> _What to do_:
A verbatim copy of the whole listing is what is needed.

> _Given entries_:
----

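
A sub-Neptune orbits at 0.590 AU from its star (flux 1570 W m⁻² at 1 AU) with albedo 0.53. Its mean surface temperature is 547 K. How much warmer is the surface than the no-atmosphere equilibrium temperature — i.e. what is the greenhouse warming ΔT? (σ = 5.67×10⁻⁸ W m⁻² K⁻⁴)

S = 1570/0.590² = 4510 W m⁻².
T_eq = [S(1−A)/(4σ)]^(1/4) = [4510×0.47/(4×5.67×10⁻⁸)]^(1/4) = 310.9 K.
ΔT = T_surf − T_eq = 547 − 310.9.

ΔT ≈ 236.1 K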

----

> _Result of the task_:
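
A sub-Neptune orbits at 0.590 AU from its star (flux 1570 W m⁻² at 1 AU) with albedo 0.53. Its mean surface temperature is 547 K. How much warmer is the surface than the no-atmosphere equilibrium temperature — i.e. what is the greenhouse warming ΔT? (σ = 5.67×10⁻⁸ W m⁻² K⁻⁴)

S = 1570/0.590² = 4510 W m⁻².
T_eq = [S(1−A)/(4σ)]^(1/4) = [4510×0.47/(4×5.67×10⁻⁸)]^(1/4) = 310.9 K.
ΔT = T_surf − T_eq = 547 − 310.9.

ΔT ≈ 236.1 K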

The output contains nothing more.